(Stored data)

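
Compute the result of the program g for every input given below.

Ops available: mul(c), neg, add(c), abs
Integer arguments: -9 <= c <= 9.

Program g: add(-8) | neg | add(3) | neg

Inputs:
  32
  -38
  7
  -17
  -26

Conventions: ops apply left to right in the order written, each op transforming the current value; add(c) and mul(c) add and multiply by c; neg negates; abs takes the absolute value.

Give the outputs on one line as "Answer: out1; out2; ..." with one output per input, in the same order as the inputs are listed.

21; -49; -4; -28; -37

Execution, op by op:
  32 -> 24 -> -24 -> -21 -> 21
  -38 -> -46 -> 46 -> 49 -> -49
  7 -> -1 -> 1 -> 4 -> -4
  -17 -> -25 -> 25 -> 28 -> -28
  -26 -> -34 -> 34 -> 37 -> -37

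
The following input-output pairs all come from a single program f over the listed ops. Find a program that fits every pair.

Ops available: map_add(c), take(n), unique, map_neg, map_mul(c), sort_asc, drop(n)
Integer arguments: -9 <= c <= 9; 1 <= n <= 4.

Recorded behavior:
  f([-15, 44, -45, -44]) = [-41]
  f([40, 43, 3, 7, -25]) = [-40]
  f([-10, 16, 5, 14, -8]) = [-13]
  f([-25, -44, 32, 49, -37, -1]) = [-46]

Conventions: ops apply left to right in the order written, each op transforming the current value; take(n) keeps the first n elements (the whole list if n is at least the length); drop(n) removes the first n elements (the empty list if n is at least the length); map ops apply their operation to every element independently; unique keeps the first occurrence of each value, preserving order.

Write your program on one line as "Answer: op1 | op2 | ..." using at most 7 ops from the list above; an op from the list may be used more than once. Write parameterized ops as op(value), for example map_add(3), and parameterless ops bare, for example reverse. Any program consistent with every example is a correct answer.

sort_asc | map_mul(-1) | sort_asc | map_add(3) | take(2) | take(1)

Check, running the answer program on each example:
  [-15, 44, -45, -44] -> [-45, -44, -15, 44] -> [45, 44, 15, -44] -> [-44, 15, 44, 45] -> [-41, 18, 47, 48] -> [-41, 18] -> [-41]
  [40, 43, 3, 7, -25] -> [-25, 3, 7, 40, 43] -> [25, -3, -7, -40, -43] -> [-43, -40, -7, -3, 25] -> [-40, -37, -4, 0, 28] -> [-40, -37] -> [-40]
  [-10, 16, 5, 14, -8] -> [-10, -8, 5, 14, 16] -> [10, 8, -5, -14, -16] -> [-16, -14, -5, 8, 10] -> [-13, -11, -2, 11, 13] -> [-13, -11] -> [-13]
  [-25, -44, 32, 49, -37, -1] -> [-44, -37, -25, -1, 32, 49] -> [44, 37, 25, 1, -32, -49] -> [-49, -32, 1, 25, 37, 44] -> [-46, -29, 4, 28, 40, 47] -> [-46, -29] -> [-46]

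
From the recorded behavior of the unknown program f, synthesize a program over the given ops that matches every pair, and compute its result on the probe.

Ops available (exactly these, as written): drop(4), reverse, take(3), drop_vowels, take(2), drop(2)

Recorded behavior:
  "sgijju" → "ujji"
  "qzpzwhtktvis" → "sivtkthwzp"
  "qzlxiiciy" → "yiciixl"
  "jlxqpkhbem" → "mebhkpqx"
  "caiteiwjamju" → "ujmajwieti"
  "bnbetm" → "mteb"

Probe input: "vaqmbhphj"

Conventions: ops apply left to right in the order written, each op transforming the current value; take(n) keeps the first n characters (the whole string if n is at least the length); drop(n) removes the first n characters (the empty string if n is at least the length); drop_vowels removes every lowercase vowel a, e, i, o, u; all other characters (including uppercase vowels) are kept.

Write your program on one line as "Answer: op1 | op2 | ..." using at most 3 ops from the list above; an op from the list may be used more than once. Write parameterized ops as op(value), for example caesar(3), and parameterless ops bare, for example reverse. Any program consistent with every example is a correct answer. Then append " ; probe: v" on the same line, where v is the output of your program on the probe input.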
==
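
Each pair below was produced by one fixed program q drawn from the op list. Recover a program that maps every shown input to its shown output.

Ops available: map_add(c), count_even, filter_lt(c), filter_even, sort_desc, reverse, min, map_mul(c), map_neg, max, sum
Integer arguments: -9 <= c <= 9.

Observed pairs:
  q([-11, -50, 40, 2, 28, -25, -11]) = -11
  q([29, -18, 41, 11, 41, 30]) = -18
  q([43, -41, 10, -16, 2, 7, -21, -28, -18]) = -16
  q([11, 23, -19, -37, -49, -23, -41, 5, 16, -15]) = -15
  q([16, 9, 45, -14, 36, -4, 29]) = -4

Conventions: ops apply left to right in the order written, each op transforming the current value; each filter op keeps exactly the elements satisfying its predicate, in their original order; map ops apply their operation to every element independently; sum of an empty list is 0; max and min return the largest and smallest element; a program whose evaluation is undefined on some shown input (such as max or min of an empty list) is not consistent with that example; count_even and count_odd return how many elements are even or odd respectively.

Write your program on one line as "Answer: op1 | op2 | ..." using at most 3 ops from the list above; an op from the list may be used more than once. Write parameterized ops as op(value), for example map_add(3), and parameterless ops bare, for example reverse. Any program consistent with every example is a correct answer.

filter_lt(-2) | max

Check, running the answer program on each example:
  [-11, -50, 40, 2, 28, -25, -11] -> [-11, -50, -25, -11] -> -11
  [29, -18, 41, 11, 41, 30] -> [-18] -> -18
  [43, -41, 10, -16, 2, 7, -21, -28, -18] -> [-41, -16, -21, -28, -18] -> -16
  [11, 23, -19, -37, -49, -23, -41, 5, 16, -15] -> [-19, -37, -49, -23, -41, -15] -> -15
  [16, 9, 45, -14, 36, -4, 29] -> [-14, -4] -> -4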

Exercise ▸
Out of the entries above, write out only the lines between the line holding "q([-11, -50, 40, 2, 28, -25, -11]) = -11" and the line holding "q([16, 9, 45, -14, 36, -4, 29]) = -4", inclusive, each exactly as given.

Output of the task ▸
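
  q([-11, -50, 40, 2, 28, -25, -11]) = -11
  q([29, -18, 41, 11, 41, 30]) = -18
  q([43, -41, 10, -16, 2, 7, -21, -28, -18]) = -16
  q([11, 23, -19, -37, -49, -23, -41, 5, 16, -15]) = -15
  q([16, 9, 45, -14, 36, -4, 29]) = -4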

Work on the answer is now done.